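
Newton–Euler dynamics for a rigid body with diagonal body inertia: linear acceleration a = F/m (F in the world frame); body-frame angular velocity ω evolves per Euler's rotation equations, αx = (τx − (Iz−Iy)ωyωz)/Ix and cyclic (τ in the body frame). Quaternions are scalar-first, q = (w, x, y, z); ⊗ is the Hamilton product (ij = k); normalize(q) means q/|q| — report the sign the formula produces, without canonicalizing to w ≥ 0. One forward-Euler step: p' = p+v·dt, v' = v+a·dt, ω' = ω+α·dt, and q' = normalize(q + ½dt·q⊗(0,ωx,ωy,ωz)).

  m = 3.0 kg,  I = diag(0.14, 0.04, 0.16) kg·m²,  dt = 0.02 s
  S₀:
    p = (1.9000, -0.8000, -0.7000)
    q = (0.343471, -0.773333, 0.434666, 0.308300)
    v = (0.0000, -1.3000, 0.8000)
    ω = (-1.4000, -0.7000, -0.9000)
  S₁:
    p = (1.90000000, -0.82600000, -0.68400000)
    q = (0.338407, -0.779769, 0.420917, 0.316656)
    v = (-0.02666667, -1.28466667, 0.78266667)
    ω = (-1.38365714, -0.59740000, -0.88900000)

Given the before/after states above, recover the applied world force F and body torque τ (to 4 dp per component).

F = (-4.0000, 2.3000, -2.6000)
τ = (0.1900, 0.1800, -0.0100)

v₁ − v₀ = (-0.02666667, 0.01533333, -0.01733333)
applied force F = (-4.0000, 2.3000, -2.6000)
rate change Δω = (0.01634286, 0.10260000, 0.01100000)
I·α + gyro = (0.1900, 0.1800, -0.0100)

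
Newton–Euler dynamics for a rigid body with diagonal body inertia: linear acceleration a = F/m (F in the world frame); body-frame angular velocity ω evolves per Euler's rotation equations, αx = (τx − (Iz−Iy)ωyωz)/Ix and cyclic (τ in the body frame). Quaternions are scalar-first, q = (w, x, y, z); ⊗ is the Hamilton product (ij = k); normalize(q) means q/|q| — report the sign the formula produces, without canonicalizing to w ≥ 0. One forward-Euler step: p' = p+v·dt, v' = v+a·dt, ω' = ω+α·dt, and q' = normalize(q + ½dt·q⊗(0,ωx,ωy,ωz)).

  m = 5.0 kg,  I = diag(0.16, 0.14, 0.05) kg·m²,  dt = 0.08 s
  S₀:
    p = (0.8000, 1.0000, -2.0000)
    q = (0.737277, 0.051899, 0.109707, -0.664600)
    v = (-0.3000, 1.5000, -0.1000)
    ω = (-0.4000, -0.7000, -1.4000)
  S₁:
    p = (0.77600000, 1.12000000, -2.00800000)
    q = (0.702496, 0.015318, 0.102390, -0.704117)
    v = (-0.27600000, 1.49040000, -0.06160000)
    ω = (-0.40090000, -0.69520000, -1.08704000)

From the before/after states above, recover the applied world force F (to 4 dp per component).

v₁ − v₀ = (0.02400000, -0.00960000, 0.03840000)
F = m·Δv/dt = (1.5000, -0.6000, 2.4000)

F = (1.5000, -0.6000, 2.4000)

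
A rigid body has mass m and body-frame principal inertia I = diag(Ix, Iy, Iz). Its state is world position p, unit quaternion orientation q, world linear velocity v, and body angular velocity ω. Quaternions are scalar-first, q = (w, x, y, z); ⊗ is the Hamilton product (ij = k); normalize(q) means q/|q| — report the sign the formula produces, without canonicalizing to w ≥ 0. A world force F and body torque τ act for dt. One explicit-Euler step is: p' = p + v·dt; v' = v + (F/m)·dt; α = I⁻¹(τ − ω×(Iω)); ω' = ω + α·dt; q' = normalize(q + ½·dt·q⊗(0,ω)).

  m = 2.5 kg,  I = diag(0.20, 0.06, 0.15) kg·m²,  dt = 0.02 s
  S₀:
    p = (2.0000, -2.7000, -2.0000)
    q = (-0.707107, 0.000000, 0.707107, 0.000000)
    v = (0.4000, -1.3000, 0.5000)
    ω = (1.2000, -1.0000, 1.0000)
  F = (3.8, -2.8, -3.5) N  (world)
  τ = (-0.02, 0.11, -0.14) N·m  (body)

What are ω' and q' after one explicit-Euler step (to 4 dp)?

ω×(Iω) gyroscopic = (-0.0900, 0.0600, 0.1680)
α = I⁻¹(τ − ω×Iω) = (0.3500, 0.8333, -2.0533)
new body rate ω' = (1.2070, -0.9833, 0.9589)
2q̇ = q⊗(0,ω) = (0.7071070, -0.1414214, 0.7071070, -1.5556354)
q + ½dt·q⊗(0,ω), renormalized = (-0.6999, -0.0014, 0.7141, -0.0156)

ω' = (1.2070, -0.9833, 0.9589)
q' = (-0.6999, -0.0014, 0.7141, -0.0156)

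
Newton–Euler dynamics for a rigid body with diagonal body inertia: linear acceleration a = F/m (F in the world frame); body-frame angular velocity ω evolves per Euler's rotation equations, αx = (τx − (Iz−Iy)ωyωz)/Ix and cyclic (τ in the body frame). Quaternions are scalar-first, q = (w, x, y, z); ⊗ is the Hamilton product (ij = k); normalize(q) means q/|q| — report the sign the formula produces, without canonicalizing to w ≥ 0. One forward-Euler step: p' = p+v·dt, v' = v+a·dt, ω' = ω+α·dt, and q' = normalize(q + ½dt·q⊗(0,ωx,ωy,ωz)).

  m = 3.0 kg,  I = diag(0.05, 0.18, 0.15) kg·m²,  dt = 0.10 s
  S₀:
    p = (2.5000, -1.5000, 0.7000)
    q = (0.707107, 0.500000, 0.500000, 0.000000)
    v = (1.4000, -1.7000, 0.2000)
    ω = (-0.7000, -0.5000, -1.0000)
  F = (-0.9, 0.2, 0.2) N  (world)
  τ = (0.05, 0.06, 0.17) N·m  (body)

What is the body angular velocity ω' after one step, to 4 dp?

ω' = (-0.5700, -0.4278, -0.9170)

ω×(Iω) gyroscopic = (-0.0150, -0.0700, 0.0455)
angular accel α = (1.3000, 0.7222, 0.8300)
ω' = ω + α·dt = (-0.5700, -0.4278, -0.9170)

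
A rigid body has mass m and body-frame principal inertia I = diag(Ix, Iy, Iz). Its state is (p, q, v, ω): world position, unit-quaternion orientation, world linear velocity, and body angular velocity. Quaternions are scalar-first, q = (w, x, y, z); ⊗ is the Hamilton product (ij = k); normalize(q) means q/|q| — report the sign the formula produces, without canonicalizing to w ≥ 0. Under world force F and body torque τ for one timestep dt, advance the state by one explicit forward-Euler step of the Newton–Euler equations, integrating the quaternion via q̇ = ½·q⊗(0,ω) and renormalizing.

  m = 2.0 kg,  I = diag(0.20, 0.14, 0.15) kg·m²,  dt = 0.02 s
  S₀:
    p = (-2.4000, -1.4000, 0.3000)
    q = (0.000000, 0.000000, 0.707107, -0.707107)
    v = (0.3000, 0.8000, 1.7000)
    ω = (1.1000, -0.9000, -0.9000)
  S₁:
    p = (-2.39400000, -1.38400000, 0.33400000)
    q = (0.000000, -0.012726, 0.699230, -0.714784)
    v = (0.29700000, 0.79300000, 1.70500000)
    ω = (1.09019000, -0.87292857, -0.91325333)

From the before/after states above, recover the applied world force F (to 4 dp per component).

v₁ − v₀ = (-0.00300000, -0.00700000, 0.00500000)
F = m·Δv/dt = (-0.3000, -0.7000, 0.5000)

F = (-0.3000, -0.7000, 0.5000)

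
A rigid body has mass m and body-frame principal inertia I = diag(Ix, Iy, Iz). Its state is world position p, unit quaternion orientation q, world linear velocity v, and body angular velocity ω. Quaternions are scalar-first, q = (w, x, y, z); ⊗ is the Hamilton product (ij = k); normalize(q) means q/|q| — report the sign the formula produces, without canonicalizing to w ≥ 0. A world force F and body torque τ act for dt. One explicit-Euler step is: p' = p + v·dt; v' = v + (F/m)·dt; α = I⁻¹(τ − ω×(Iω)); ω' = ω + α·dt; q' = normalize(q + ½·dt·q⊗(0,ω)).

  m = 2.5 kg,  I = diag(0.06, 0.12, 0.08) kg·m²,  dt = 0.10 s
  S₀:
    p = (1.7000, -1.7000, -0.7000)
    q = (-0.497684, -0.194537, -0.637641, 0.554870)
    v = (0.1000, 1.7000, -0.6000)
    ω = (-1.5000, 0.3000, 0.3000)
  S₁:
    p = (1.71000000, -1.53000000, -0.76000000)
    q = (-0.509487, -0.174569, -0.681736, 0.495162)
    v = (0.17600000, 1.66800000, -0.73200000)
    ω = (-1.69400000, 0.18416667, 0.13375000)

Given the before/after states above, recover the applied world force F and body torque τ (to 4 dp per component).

velocity change Δv = (0.07600000, -0.03200000, -0.13200000)
F = m·Δv/dt = (1.9000, -0.8000, -3.3000)
rate change Δω = (-0.19400000, -0.11583333, -0.16625000)
τ = I·(Δω/dt) + ω₀×(Iω₀) = (-0.1200, -0.1300, -0.1600)

F = (1.9000, -0.8000, -3.3000)
τ = (-0.1200, -0.1300, -0.1600)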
• • • • •
__Prompt__: Take the listing from its first line to the line containing "v = (-0.3000, 1.5000, -0.1000)". Reproduce those lines exactly and nothing else.

__Written response__:
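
Newton–Euler dynamics for a rigid body with diagonal body inertia: linear acceleration a = F/m (F in the world frame); body-frame angular velocity ω evolves per Euler's rotation equations, αx = (τx − (Iz−Iy)ωyωz)/Ix and cyclic (τ in the body frame). Quaternions are scalar-first, q = (w, x, y, z); ⊗ is the Hamilton product (ij = k); normalize(q) means q/|q| — report the sign the formula produces, without canonicalizing to w ≥ 0. One forward-Euler step: p' = p+v·dt, v' = v+a·dt, ω' = ω+α·dt, and q' = normalize(q + ½dt·q⊗(0,ωx,ωy,ωz)).

  m = 3.0 kg,  I = diag(0.14, 0.04, 0.16) kg·m²,  dt = 0.02 s
  S₀:
    p = (1.9000, -0.8000, -0.7000)
    q = (0.343471, -0.773333, 0.434666, 0.308300)
    v = (0.0000, -1.3000, 0.8000)
    ω = (-1.4000, -0.7000, -0.9000)
  S₁:
    p = (1.90000000, -0.82600000, -0.68400000)
    q = (0.338407, -0.779769, 0.420917, 0.316656)
    v = (-0.02666667, -1.28466667, 0.78266667)
    ω = (-1.38365714, -0.59740000, -0.88900000)

Given the before/after states above, recover the applied world force F and body torque τ (to 4 dp per component).

F = (-4.0000, 2.3000, -2.6000)
τ = (0.1900, 0.1800, -0.0100)

v₁ − v₀ = (-0.02666667, 0.01533333, -0.01733333)
applied force F = (-4.0000, 2.3000, -2.6000)
rate change Δω = (0.01634286, 0.10260000, 0.01100000)
I·α + gyro = (0.1900, 0.1800, -0.0100)

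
Newton–Euler dynamics for a rigid body with diagonal body inertia: linear acceleration a = F/m (F in the world frame); body-frame angular velocity ω evolves per Euler's rotation equations, αx = (τx − (Iz−Iy)ωyωz)/Ix and cyclic (τ in the body frame). Quaternions are scalar-first, q = (w, x, y, z); ⊗ is the Hamilton product (ij = k); normalize(q) means q/|q| — report the sign the formula produces, without canonicalizing to w ≥ 0. One forward-Euler step: p' = p+v·dt, v' = v+a·dt, ω' = ω+α·dt, and q' = normalize(q + ½dt·q⊗(0,ωx,ωy,ωz)).

  m = 5.0 kg,  I = diag(0.16, 0.14, 0.05) kg·m²,  dt = 0.08 s
  S₀:
    p = (0.8000, 1.0000, -2.0000)
    q = (0.737277, 0.051899, 0.109707, -0.664600)
    v = (-0.3000, 1.5000, -0.1000)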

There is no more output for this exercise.